• Problem requirements:
Lines to restate from the data below: from the one containing "The patient's health insurance: £300" to the one containing "Under Maria's vision", both included. Give them again exactly, and only them.

(Saved data entries)
****

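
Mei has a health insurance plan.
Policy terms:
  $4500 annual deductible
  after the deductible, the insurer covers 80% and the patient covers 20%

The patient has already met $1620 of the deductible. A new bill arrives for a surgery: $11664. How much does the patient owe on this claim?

Deductible still to meet: $4500 − $1620 = $2880.
After the $2880 deductible portion, $11664 − $2880 = $8784 is subject to coinsurance.
Patient's 20% share of $8784 is $1756.80.
Patient responsibility: $2880 + $1756.80 = $4636.80.

$4636.80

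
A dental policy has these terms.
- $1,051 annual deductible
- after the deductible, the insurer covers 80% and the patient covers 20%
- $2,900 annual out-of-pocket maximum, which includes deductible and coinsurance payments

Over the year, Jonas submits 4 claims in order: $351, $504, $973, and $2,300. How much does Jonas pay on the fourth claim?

$460

Bill 1, $351: entire amount goes to the deductible. Cost to patient: $351. OOP to date $351.
Bill 2, $504: entire amount goes to the deductible. Cost to patient: $504. OOP to date $855.
Bill 3, $973: $196 finishes the deductible; $777 goes to coinsurance; 20% of $777 = $155.40. Patient pays $351.40; OOP now $1,206.40.
Bill 4, $2,300: deductible already satisfied, so patient's share is 20% × $2,300 = $460. Cost to patient: $460. OOP to date $1,666.40.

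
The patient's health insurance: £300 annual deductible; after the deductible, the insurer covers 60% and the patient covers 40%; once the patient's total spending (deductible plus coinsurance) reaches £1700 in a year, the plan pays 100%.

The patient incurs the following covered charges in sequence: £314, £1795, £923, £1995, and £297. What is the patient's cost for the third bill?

#1 (£314): deductible takes £300, £14 remains; patient's 40% is £5.60. Patient owes £305.60 (running OOP £305.60).
#2 (£1795): deductible met; 40% of £1795 = £718. Cost to patient: £718. OOP to date £1023.60.
#3 (£923): deductible met; 40% of £923 = £369.20. Patient pays £369.20; OOP now £1392.80.

£369.20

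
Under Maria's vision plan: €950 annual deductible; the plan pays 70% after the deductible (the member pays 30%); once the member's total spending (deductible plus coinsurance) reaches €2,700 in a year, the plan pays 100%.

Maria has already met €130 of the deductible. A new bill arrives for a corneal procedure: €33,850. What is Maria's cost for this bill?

€2,570

Remaining deductible: €950 − €130 = €820.
The remaining €33,030 (= €33,850 − €820) moves to coinsurance.
Member's 30% share of €33,030 is €9,909.
That puts the member's cost at €820 + €9,909 = €10,729 before any cap.
Adding €10,729 to the €130 already spent would give €10,859, which exceeds the €2,700 cap; the member pays just €2,700 − €130 = €2,570.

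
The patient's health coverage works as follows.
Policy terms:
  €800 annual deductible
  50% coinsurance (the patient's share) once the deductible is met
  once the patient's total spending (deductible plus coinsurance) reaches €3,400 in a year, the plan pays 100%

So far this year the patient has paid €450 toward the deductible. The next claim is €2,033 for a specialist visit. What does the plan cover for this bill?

€841.50

Deductible still to meet: €800 − €450 = €350.
The remaining €1,683 (= €2,033 − €350) moves to coinsurance.
50% of €1,683 = €841.50 falls to the patient.
Patient responsibility before any cap: €350 + €841.50 = €1,191.50.
Cumulative spending €450 + €1,191.50 = €1,641.50 stays under the €3,400 maximum.
The plan picks up €2,033 − €1,191.50 = €841.50.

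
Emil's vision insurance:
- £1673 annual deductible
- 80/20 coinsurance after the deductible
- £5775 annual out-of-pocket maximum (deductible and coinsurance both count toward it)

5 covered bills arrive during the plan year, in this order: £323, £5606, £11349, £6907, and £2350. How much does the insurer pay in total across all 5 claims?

£20760

Bill 1, £323: all of it applies to the deductible. Member pays £323; OOP now £323. Insurer: £323 − £323 = £0.
Bill 2, £5606: deductible takes £1350, £4256 remains; 20% of £4256 = £851.20. Member pays £2201.20; OOP now £2524.20. Insurer: £5606 − £2201.20 = £3404.80.
Bill 3, £11349: 20% coinsurance on £11349 = £2269.80. Cost to member: £2269.80. OOP to date £4794. Plan pays £11349 − £2269.80 = £9079.20.
Bill 4, £6907: deductible met; 20% of £6907 = £1381.40. That would push OOP to £6175.40, over the £5775 cap, so member pays £5775 − £4794 = £981. Insurer: £6907 − £981 = £5926.
Bill 5, £2350: deductible met; 20% of £2350 = £470. That would push OOP to £6245, over the £5775 cap, so member pays £5775 − £5775 = £0. Plan pays £2350 − £0 = £2350.
Insurer total = bills − member's total = £26535 − £5775 = £20760.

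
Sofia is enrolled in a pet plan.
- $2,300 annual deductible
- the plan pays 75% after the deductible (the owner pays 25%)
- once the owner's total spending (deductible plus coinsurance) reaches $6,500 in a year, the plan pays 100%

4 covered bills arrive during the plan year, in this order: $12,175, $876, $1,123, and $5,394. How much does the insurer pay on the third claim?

$842.25

Claim 1 ($12,175): deductible takes $2,300, $9,875 remains; 25% of $9,875 = $2,468.75. Owner pays $4,768.75; OOP now $4,768.75. Insurer: $12,175 − $4,768.75 = $7,406.25.
Claim 2 ($876): deductible met; 25% of $876 = $219. Owner pays $219; OOP now $4,987.75. Plan pays $876 − $219 = $657.
Claim 3 ($1,123): 25% coinsurance on $1,123 = $280.75. Cost to owner: $280.75. OOP to date $5,268.50. Insurer: $1,123 − $280.75 = $842.25.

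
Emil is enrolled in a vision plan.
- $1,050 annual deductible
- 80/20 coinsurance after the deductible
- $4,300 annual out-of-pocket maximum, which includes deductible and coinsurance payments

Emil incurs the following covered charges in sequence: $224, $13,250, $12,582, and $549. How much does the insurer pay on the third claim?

$11,816.80

#1 ($224): all of it applies to the deductible. Member owes $224 (running OOP $224). Plan pays $224 − $224 = $0.
#2 ($13,250): deductible takes $826, $12,424 remains; coinsurance $12,424 × 20% = $2,484.80. Member pays $3,310.80; OOP now $3,534.80. Insurer: $13,250 − $3,310.80 = $9,939.20.
#3 ($12,582): deductible met; 20% of $12,582 = $2,516.40. OOP would hit $6,051.20 > $4,300, so the cap limits the member to $4,300 − $3,534.80 = $765.20. Insurer: $12,582 − $765.20 = $11,816.80.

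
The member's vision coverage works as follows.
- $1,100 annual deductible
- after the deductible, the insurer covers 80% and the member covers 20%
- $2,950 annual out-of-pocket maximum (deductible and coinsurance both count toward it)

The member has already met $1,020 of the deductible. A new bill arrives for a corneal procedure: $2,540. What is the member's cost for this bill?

$572

$1,020 of the $1,100 deductible is already met, leaving $80.
That leaves $2,540 − $80 = $2,460 for coinsurance.
Coinsurance: $2,460 × 20% = $492.
That puts the member's cost at $80 + $492 = $572 before any cap.
Total out-of-pocket so far would be $1,020 + $572 = $1,592, below the $2,950 cap — no reduction.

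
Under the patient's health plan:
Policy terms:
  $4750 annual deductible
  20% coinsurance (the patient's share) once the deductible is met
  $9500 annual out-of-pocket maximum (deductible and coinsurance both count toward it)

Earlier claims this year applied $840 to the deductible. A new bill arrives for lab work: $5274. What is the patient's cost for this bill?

$4182.80

Remaining deductible: $4750 − $840 = $3910.
After the $3910 deductible portion, $5274 − $3910 = $1364 is subject to coinsurance.
Patient's 20% share of $1364 is $272.80.
Patient responsibility before any cap: $3910 + $272.80 = $4182.80.
Year-to-date out-of-pocket becomes $840 + $4182.80 = $5022.80, still under the $9500 maximum, so no cap applies.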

****

• Answer area:
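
The patient's health insurance: £300 annual deductible; after the deductible, the insurer covers 60% and the patient covers 40%; once the patient's total spending (deductible plus coinsurance) reaches £1700 in a year, the plan pays 100%.

The patient incurs the following covered charges in sequence: £314, £1795, £923, £1995, and £297. What is the patient's cost for the third bill?

#1 (£314): deductible takes £300, £14 remains; patient's 40% is £5.60. Patient owes £305.60 (running OOP £305.60).
#2 (£1795): deductible met; 40% of £1795 = £718. Cost to patient: £718. OOP to date £1023.60.
#3 (£923): deductible met; 40% of £923 = £369.20. Patient pays £369.20; OOP now £1392.80.

£369.20

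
Under Maria's vision plan: €950 annual deductible; the plan pays 70% after the deductible (the member pays 30%); once the member's total spending (deductible plus coinsurance) reaches €2,700 in a year, the plan pays 100%.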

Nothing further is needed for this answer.